The answer should contain every entry below, copied exactly.
(SOURCE MATERIAL begins)
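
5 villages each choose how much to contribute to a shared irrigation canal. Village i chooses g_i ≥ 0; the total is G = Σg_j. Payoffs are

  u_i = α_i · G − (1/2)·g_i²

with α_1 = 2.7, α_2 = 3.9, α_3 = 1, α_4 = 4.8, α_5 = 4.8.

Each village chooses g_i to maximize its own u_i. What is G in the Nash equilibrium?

17.2

Village i's FOC: ∂u_i/∂g_i = α_i − g_i = 0, so g_i* = α_i.
NE contributions = (2.7, 3.9, 1, 4.8, 4.8); G = 17.2.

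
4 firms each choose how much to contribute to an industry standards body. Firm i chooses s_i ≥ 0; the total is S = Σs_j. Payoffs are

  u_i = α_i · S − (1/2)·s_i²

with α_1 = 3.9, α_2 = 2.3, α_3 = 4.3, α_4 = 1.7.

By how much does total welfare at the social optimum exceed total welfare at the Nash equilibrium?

169.78

Firm i's FOC: ∂u_i/∂s_i = α_i − s_i = 0, so s_i* = α_i.
NE contributions = (3.9, 2.3, 4.3, 1.7); S = 12.2.
W^NE = (Σα)·S − ½Σα_i² = 12.2² − ½·41.88 = 127.9.
Planner sets s_i = Σα_j = 12.2 for every i, so S^SO = 4·12.2 = 48.8.
W^SO = (Σα)·S^SO − ½·4·(Σα)² = (4/2)·12.2² = 297.68.
Deadweight loss = W^SO − W^NE = 169.78.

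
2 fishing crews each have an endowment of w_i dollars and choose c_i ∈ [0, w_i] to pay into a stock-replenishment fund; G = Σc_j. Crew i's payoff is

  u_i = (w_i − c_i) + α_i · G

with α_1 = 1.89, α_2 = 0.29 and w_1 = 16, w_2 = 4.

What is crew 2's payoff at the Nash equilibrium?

8.64

∂u_i/∂c_i = α_i − 1, so crew i contributes w_i if α_i > 1, else 0.
α_i > 1 for i ∈ {1}; NE contributions (16, 0), G = 16.
u_2 = (4 − 0) + 0.29·16 = 8.64.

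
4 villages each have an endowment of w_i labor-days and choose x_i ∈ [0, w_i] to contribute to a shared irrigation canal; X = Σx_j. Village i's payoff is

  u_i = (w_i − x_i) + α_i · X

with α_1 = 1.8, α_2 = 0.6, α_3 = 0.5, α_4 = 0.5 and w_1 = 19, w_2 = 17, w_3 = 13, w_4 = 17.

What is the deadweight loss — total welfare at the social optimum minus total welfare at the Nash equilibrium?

∂u_i/∂x_i = α_i − 1, so village i contributes w_i if α_i > 1, else 0.
α_i > 1 for i ∈ {1}; NE contributions (19, 0, 0, 0), X = 19.
W^NE = Σw_i − X^NE + (Σα_i)·X^NE = 66 + 2.4·19 = 111.6.
Planner: ∂(Σu_j)/∂x_i = Σα_j − 1 = 2.4 > 0, so everyone contributes w_i; X^SO = 66, W^SO = 66 + 2.4·66 = 224.4.
Deadweight loss = 112.8.

112.8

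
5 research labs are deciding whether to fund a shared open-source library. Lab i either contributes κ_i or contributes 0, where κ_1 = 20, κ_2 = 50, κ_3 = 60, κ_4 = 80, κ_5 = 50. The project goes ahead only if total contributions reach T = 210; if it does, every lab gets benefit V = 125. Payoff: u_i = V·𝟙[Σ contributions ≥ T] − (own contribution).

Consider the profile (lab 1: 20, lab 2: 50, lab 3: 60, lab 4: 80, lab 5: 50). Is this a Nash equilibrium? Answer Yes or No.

Total = 260 ≥ 210: provided.
Lab 1 (pledges 20, payoff 105): dropping to 0 → total 240, payoff 125. Profitable deviation.

No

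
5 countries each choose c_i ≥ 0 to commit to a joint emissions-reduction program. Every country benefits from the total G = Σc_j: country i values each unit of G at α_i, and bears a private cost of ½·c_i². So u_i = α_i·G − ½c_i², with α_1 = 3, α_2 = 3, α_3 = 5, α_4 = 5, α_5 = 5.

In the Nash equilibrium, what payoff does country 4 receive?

92.5

Country i's FOC: ∂u_i/∂c_i = α_i − c_i = 0, so c_i* = α_i.
NE contributions = (3, 3, 5, 5, 5); G = 21.
u_4 = α_4·G − ½·(c_4)² = 5·21 − ½·5² = 92.5.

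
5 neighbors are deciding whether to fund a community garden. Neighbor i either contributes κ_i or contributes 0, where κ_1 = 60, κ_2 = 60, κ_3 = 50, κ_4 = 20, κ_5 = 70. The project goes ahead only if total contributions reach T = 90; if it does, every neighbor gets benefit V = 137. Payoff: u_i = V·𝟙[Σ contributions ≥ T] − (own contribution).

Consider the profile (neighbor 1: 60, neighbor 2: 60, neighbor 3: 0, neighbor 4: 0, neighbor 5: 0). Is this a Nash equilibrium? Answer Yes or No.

Total = 120 ≥ 90: provided.
Neighbor 1 (pledges 60, payoff 77): dropping to 0 → total 60, payoff 0. No gain.
Neighbor 2 (pledges 60, payoff 77): dropping to 0 → total 60, payoff 0. No gain.
Neighbor 3 (pledges 0, payoff 137): pledging 50 → total 170, payoff 87. No gain.
Neighbor 4 (pledges 0, payoff 137): pledging 20 → total 140, payoff 117. No gain.
Neighbor 5 (pledges 0, payoff 137): pledging 70 → total 190, payoff 67. No gain.

Yes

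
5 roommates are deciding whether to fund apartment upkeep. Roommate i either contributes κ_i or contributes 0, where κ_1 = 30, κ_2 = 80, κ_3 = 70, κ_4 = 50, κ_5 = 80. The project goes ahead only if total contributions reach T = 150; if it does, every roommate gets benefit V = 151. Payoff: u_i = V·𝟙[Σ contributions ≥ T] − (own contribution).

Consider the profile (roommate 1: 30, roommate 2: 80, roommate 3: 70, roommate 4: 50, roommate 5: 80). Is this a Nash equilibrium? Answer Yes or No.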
(SOURCE MATERIAL ends)
[EXERCISE SOLUTION]
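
5 villages each choose how much to contribute to a shared irrigation canal. Village i chooses g_i ≥ 0; the total is G = Σg_j. Payoffs are

  u_i = α_i · G − (1/2)·g_i²

with α_1 = 2.7, α_2 = 3.9, α_3 = 1, α_4 = 4.8, α_5 = 4.8.

Each village chooses g_i to maximize its own u_i. What is G in the Nash equilibrium?

17.2

Village i's FOC: ∂u_i/∂g_i = α_i − g_i = 0, so g_i* = α_i.
NE contributions = (2.7, 3.9, 1, 4.8, 4.8); G = 17.2.

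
4 firms each choose how much to contribute to an industry standards body. Firm i chooses s_i ≥ 0; the total is S = Σs_j. Payoffs are

  u_i = α_i · S − (1/2)·s_i²

with α_1 = 3.9, α_2 = 2.3, α_3 = 4.3, α_4 = 1.7.

By how much does total welfare at the social optimum exceed total welfare at the Nash equilibrium?

169.78

Firm i's FOC: ∂u_i/∂s_i = α_i − s_i = 0, so s_i* = α_i.
NE contributions = (3.9, 2.3, 4.3, 1.7); S = 12.2.
W^NE = (Σα)·S − ½Σα_i² = 12.2² − ½·41.88 = 127.9.
Planner sets s_i = Σα_j = 12.2 for every i, so S^SO = 4·12.2 = 48.8.
W^SO = (Σα)·S^SO − ½·4·(Σα)² = (4/2)·12.2² = 297.68.
Deadweight loss = W^SO − W^NE = 169.78.

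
2 fishing crews each have an endowment of w_i dollars and choose c_i ∈ [0, w_i] to pay into a stock-replenishment fund; G = Σc_j. Crew i's payoff is

  u_i = (w_i − c_i) + α_i · G

with α_1 = 1.89, α_2 = 0.29 and w_1 = 16, w_2 = 4.

What is crew 2's payoff at the Nash equilibrium?

8.64

∂u_i/∂c_i = α_i − 1, so crew i contributes w_i if α_i > 1, else 0.
α_i > 1 for i ∈ {1}; NE contributions (16, 0), G = 16.
u_2 = (4 − 0) + 0.29·16 = 8.64.

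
4 villages each have an endowment of w_i labor-days and choose x_i ∈ [0, w_i] to contribute to a shared irrigation canal; X = Σx_j. Village i's payoff is

  u_i = (w_i − x_i) + α_i · X

with α_1 = 1.8, α_2 = 0.6, α_3 = 0.5, α_4 = 0.5 and w_1 = 19, w_2 = 17, w_3 = 13, w_4 = 17.

What is the deadweight loss — total welfare at the social optimum minus total welfare at the Nash equilibrium?

∂u_i/∂x_i = α_i − 1, so village i contributes w_i if α_i > 1, else 0.
α_i > 1 for i ∈ {1}; NE contributions (19, 0, 0, 0), X = 19.
W^NE = Σw_i − X^NE + (Σα_i)·X^NE = 66 + 2.4·19 = 111.6.
Planner: ∂(Σu_j)/∂x_i = Σα_j − 1 = 2.4 > 0, so everyone contributes w_i; X^SO = 66, W^SO = 66 + 2.4·66 = 224.4.
Deadweight loss = 112.8.

112.8

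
5 research labs are deciding whether to fund a shared open-source library. Lab i either contributes κ_i or contributes 0, where κ_1 = 20, κ_2 = 50, κ_3 = 60, κ_4 = 80, κ_5 = 50. The project goes ahead only if total contributions reach T = 210; if it does, every lab gets benefit V = 125. Payoff: u_i = V·𝟙[Σ contributions ≥ T] − (own contribution).

Consider the profile (lab 1: 20, lab 2: 50, lab 3: 60, lab 4: 80, lab 5: 50). Is this a Nash equilibrium? Answer Yes or No.

Total = 260 ≥ 210: provided.
Lab 1 (pledges 20, payoff 105): dropping to 0 → total 240, payoff 125. Profitable deviation.

No

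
5 countries each choose c_i ≥ 0 to commit to a joint emissions-reduction program. Every country benefits from the total G = Σc_j: country i values each unit of G at α_i, and bears a private cost of ½·c_i². So u_i = α_i·G − ½c_i², with α_1 = 3, α_2 = 3, α_3 = 5, α_4 = 5, α_5 = 5.

In the Nash equilibrium, what payoff does country 4 receive?

92.5

Country i's FOC: ∂u_i/∂c_i = α_i − c_i = 0, so c_i* = α_i.
NE contributions = (3, 3, 5, 5, 5); G = 21.
u_4 = α_4·G − ½·(c_4)² = 5·21 − ½·5² = 92.5.

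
5 neighbors are deciding whether to fund a community garden. Neighbor i either contributes κ_i or contributes 0, where κ_1 = 60, κ_2 = 60, κ_3 = 50, κ_4 = 20, κ_5 = 70. The project goes ahead only if total contributions reach T = 90; if it does, every neighbor gets benefit V = 137. Payoff: u_i = V·𝟙[Σ contributions ≥ T] − (own contribution).

Consider the profile (neighbor 1: 60, neighbor 2: 60, neighbor 3: 0, neighbor 4: 0, neighbor 5: 0). Is this a Nash equilibrium? Answer Yes or No.

Total = 120 ≥ 90: provided.
Neighbor 1 (pledges 60, payoff 77): dropping to 0 → total 60, payoff 0. No gain.
Neighbor 2 (pledges 60, payoff 77): dropping to 0 → total 60, payoff 0. No gain.
Neighbor 3 (pledges 0, payoff 137): pledging 50 → total 170, payoff 87. No gain.
Neighbor 4 (pledges 0, payoff 137): pledging 20 → total 140, payoff 117. No gain.
Neighbor 5 (pledges 0, payoff 137): pledging 70 → total 190, payoff 67. No gain.

Yes

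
5 roommates are deciding whether to fund apartment upkeep. Roommate i either contributes κ_i or contributes 0, where κ_1 = 30, κ_2 = 80, κ_3 = 70, κ_4 = 50, κ_5 = 80. The project goes ahead only if total contributions reach T = 150; if it does, every roommate gets benefit V = 151. Payoff: u_i = V·𝟙[Σ contributions ≥ T] − (own contribution).

Consider the profile (roommate 1: 30, roommate 2: 80, roommate 3: 70, roommate 4: 50, roommate 5: 80). Is this a Nash equilibrium? Answer Yes or No.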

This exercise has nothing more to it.